** Supplied data follows **

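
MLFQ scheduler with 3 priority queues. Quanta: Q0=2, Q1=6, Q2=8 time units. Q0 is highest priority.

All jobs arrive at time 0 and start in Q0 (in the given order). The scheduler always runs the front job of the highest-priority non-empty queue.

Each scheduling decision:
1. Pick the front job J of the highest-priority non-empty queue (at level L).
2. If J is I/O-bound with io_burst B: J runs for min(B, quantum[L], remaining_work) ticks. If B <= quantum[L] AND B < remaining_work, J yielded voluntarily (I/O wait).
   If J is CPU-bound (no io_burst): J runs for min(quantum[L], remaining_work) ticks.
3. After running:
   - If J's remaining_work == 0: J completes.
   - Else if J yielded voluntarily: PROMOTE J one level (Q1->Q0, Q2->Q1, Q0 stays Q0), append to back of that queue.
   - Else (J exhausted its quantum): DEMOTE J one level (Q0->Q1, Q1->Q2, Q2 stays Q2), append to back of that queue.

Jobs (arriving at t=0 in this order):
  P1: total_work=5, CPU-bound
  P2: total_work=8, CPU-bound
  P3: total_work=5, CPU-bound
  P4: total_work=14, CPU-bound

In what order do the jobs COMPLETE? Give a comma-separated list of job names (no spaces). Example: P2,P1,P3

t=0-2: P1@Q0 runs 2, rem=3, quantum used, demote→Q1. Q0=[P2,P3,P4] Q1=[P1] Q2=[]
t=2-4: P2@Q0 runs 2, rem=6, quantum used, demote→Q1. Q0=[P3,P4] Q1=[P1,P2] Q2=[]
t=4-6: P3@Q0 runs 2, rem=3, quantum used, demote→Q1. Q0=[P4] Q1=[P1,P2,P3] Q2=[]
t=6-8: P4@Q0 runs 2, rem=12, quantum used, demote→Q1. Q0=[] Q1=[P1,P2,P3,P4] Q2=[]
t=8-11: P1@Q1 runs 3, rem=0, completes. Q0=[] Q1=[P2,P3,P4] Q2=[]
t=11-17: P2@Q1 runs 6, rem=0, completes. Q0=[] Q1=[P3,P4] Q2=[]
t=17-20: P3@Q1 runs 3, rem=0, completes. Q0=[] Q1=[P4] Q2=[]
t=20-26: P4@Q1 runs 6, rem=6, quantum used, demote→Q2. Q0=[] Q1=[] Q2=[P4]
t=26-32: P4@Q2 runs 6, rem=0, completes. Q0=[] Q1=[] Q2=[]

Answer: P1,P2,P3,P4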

** End of Supplied data **
** Supplied data follows **

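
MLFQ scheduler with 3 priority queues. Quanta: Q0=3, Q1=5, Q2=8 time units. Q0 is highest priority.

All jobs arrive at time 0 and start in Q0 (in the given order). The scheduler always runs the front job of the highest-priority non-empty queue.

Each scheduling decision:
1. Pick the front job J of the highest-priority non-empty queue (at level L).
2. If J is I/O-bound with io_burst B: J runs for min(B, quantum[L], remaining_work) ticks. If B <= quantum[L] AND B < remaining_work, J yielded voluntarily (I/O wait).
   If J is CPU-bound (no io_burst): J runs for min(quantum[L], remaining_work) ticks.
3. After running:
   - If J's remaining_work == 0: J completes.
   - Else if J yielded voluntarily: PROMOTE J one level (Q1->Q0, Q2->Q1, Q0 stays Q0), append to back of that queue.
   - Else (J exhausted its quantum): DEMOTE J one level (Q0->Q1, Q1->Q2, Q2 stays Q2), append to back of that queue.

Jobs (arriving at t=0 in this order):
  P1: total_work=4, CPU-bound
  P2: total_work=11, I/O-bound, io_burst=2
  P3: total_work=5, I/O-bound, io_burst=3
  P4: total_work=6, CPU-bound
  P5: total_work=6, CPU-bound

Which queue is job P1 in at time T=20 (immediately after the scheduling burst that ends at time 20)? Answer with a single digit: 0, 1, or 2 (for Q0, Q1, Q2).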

** End of Supplied data **

▸ Task to carry out: Check every line of the entries above for the word "units" and report how many lines contain it, giving the number only.

▸ Answer section: 2